_WHAT IS REQUIRED_: In the listing below, find the line with "1.222° (the unwound" and the line with "module is 2.412". Repeat those two lines and all lines between them exactly.

_INFORMATION_:
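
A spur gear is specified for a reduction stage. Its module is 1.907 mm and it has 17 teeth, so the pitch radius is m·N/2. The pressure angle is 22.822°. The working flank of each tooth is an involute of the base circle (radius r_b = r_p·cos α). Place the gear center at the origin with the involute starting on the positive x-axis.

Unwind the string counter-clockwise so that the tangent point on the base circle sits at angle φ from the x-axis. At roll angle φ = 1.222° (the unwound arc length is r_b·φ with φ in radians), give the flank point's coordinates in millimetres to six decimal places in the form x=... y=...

x=14.943925 y=0.000048

pitch radius r_p = m·N/2 = 1.907·17/2 = 16.209500
base radius r_b = r_p·cos α = 16.209500·cos 22.822° = 14.940528
roll angle φ = 1.222° = 0.02132792 rad
x = r_b·(cos φ + φ·sin φ) = 14.940528·(0.99977257 + 0.02132792·0.02132631) = 14.943925
y = r_b·(sin φ − φ·cos φ) = 14.940528·(0.02132631 − 0.02132792·0.99977257) = 0.000048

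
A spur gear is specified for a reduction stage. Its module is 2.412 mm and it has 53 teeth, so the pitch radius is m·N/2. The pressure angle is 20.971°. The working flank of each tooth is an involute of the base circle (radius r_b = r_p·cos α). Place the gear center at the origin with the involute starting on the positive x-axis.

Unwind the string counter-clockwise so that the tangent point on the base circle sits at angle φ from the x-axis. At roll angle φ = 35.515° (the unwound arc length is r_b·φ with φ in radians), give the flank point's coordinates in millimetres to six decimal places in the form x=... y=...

pitch radius r_p = m·N/2 = 2.412·53/2 = 63.918000
base radius r_b = r_p·cos α = 63.918000·cos 20.971° = 59.684180
roll angle φ = 35.515° = 0.61985368 rad
x = r_b·(cos φ + φ·sin φ) = 59.684180·(0.81396346 + 0.61985368·0.58091607) = 70.071998
y = r_b·(sin φ − φ·cos φ) = 59.684180·(0.58091607 − 0.61985368·0.81396346) = 4.558548

x=70.071998 y=4.558548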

_REPLY TO THE TASK_:
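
Unwind the string counter-clockwise so that the tangent point on the base circle sits at angle φ from the x-axis. At roll angle φ = 1.222° (the unwound arc length is r_b·φ with φ in radians), give the flank point's coordinates in millimetres to six decimal places in the form x=... y=...

x=14.943925 y=0.000048

pitch radius r_p = m·N/2 = 1.907·17/2 = 16.209500
base radius r_b = r_p·cos α = 16.209500·cos 22.822° = 14.940528
roll angle φ = 1.222° = 0.02132792 rad
x = r_b·(cos φ + φ·sin φ) = 14.940528·(0.99977257 + 0.02132792·0.02132631) = 14.943925
y = r_b·(sin φ − φ·cos φ) = 14.940528·(0.02132631 − 0.02132792·0.99977257) = 0.000048

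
A spur gear is specified for a reduction stage. Its module is 2.412 mm and it has 53 teeth, so the pitch radius is m·N/2. The pressure angle is 20.971°. The working flank of each tooth is an involute of the base circle (radius r_b = r_p·cos α). Place the gear center at the origin with the involute starting on the positive x-axis.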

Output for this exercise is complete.